Records from a collection

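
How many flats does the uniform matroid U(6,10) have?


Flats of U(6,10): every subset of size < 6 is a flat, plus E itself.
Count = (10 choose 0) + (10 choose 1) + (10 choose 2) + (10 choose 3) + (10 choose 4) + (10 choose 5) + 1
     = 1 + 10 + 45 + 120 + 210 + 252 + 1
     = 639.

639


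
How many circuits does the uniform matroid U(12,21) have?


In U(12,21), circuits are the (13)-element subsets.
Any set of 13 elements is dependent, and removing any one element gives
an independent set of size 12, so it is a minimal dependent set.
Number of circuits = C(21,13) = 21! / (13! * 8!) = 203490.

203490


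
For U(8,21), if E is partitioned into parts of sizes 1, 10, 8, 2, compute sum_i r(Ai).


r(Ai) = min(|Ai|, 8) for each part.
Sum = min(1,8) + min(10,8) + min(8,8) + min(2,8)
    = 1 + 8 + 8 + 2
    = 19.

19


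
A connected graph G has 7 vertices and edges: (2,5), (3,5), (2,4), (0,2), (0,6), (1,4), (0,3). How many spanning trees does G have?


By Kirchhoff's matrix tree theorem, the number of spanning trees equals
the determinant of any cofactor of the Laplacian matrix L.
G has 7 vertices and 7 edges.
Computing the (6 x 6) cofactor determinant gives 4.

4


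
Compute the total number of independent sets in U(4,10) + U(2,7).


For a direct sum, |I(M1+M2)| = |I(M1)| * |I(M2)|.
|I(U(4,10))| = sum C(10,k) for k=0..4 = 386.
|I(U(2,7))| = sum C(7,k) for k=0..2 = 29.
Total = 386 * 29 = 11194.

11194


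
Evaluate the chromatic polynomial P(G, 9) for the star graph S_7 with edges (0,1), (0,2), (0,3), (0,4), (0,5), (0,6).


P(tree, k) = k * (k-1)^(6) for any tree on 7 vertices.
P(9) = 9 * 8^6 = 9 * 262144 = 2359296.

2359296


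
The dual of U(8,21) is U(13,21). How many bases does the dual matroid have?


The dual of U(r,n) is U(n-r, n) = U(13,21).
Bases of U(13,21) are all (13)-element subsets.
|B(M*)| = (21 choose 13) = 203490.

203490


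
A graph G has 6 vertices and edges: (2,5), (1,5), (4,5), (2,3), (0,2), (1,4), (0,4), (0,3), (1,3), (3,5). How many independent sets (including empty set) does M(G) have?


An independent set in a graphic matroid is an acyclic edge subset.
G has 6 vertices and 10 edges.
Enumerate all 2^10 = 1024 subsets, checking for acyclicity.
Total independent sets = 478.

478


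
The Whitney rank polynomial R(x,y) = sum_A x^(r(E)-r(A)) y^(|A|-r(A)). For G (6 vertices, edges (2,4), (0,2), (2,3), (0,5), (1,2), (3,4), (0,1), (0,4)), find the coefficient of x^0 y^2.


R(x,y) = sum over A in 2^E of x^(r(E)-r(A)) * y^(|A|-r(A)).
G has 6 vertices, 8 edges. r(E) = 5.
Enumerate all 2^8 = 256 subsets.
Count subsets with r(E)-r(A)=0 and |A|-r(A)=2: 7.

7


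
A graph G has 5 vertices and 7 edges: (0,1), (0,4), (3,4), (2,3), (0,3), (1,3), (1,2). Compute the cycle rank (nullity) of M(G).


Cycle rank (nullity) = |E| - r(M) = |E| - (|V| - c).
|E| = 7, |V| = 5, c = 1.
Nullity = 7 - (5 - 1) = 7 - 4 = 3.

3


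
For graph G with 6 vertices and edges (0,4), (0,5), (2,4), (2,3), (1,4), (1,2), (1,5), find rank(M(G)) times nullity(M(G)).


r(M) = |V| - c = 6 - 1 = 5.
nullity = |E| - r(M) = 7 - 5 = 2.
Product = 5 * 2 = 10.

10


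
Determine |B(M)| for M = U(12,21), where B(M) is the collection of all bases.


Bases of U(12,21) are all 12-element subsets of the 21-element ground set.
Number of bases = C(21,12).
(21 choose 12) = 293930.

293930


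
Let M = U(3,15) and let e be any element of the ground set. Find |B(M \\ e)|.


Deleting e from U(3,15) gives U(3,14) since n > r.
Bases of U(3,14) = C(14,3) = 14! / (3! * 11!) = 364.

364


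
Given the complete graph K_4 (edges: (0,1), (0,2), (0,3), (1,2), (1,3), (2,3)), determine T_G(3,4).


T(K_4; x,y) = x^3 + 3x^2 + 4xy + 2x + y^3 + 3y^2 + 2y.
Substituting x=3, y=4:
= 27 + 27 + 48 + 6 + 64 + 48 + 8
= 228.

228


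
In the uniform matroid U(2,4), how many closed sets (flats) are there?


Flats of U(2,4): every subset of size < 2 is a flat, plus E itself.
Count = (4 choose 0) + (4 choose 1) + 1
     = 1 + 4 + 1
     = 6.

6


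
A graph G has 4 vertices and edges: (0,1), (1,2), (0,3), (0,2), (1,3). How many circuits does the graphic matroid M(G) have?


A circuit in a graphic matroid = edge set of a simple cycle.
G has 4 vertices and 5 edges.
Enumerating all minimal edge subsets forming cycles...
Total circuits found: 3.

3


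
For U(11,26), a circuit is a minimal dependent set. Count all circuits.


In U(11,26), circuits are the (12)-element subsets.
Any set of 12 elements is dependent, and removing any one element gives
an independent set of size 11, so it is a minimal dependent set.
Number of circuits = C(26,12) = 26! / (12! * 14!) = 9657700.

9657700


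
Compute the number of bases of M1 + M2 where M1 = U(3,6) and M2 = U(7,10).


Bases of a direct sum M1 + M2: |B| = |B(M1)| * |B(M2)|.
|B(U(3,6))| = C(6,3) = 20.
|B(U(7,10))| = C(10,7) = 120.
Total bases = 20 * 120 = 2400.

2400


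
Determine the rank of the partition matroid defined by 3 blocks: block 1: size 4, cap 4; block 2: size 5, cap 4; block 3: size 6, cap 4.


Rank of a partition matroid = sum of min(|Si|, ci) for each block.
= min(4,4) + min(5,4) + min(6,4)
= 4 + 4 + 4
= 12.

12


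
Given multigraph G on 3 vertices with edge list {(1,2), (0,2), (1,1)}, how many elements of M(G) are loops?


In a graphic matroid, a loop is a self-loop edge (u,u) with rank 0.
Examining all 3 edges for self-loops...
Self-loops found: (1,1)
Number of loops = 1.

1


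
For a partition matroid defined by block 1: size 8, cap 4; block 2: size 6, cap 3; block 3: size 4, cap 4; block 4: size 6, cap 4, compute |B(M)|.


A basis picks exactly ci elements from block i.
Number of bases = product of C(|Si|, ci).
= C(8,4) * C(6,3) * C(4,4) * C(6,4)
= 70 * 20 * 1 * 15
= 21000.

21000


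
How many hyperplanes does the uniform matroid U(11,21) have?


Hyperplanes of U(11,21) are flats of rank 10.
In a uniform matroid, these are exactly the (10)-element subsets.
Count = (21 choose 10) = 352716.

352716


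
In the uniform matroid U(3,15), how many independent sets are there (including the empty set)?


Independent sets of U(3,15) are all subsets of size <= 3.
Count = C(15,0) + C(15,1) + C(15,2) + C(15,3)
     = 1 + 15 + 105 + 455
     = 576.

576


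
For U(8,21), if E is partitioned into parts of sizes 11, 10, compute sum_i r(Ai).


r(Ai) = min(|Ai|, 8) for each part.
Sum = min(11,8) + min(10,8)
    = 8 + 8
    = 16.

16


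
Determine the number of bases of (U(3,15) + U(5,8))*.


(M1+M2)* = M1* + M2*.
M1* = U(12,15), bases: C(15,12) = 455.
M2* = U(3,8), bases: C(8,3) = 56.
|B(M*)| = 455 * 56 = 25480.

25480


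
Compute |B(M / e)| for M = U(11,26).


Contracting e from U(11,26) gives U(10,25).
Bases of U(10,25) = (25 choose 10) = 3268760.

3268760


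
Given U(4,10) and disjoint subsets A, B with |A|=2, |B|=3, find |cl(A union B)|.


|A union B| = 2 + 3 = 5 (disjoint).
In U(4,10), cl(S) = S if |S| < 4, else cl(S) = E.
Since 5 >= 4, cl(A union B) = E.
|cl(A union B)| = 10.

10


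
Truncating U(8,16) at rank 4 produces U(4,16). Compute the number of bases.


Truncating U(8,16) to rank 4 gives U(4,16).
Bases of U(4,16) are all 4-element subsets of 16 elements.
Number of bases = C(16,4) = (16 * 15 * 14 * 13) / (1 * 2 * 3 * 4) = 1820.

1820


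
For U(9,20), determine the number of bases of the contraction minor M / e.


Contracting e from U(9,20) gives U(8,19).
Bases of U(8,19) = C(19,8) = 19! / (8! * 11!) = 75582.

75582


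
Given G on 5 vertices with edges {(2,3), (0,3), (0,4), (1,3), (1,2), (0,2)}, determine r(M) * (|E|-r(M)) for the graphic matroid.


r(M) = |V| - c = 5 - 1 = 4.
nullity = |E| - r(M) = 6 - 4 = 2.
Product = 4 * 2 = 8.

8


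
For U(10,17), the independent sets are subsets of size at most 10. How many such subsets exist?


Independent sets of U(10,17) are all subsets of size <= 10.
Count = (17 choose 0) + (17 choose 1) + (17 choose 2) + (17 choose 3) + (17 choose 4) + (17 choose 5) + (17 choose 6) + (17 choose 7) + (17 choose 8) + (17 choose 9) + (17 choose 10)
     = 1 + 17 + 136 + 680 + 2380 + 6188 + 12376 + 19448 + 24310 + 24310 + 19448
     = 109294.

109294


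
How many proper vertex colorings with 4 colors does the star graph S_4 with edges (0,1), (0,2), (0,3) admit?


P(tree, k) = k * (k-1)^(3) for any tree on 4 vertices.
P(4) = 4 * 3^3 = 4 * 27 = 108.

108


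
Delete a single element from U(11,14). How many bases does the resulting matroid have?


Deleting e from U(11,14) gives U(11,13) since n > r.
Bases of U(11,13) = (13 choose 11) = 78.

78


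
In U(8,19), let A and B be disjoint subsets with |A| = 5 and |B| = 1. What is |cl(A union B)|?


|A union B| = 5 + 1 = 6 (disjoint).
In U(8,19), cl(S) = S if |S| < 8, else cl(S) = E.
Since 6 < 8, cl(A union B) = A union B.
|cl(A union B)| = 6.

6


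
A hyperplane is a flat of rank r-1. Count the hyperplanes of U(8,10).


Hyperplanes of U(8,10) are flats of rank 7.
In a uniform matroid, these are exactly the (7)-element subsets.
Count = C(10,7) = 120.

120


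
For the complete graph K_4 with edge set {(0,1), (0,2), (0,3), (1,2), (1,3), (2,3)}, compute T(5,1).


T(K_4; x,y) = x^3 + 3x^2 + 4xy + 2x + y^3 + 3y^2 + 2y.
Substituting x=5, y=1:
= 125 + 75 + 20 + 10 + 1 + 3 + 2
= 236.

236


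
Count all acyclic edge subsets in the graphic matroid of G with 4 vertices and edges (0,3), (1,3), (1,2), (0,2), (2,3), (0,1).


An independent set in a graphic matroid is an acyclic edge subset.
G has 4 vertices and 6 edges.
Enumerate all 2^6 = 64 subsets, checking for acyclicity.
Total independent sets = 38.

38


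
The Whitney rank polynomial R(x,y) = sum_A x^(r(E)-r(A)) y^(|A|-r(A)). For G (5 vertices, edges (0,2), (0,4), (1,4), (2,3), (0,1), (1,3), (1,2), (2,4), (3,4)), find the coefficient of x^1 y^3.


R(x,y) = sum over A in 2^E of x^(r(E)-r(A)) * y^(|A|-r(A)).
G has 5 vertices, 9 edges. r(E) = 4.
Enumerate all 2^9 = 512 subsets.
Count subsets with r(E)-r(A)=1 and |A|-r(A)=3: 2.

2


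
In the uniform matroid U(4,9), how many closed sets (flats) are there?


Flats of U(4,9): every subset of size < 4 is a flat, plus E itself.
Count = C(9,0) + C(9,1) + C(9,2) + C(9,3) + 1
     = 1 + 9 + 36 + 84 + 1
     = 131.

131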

■ What is being asked ■
An exact copy of the lines from the one containing "In the uniform matroid U(4,9), how" through the end of the entries is required, and nothing beyond them.

■ Answer to this task ■
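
In the uniform matroid U(4,9), how many closed sets (flats) are there?


Flats of U(4,9): every subset of size < 4 is a flat, plus E itself.
Count = C(9,0) + C(9,1) + C(9,2) + C(9,3) + 1
     = 1 + 9 + 36 + 84 + 1
     = 131.

131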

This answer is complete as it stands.